**INSTRUCTIONS TO FOLLOW**. Below are the records; restate word for word the lines from the first through the one containing "166 | 458 |", and only those.

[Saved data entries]
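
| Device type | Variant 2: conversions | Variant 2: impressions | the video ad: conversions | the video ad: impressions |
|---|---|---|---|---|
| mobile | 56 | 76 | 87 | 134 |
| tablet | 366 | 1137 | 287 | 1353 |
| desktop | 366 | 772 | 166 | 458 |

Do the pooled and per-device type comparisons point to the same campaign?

Mobile: Variant 2 56/76 = 73.7%, the video ad 87/134 = 64.9% → Variant 2
Tablet: Variant 2 366/1137 = 32.2%, the video ad 287/1353 = 21.2% → Variant 2
Desktop: Variant 2 366/772 = 47.4%, the video ad 166/458 = 36.2% → Variant 2
Overall: Variant 2 788/1985 = 39.7%, the video ad 540/1945 = 27.8% → Variant 2
Variant 2 wins overall and in every device group — no reversal.

Yes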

**RESULT**.
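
| Device type | Variant 2: conversions | Variant 2: impressions | the video ad: conversions | the video ad: impressions |
|---|---|---|---|---|
| mobile | 56 | 76 | 87 | 134 |
| tablet | 366 | 1137 | 287 | 1353 |
| desktop | 366 | 772 | 166 | 458 |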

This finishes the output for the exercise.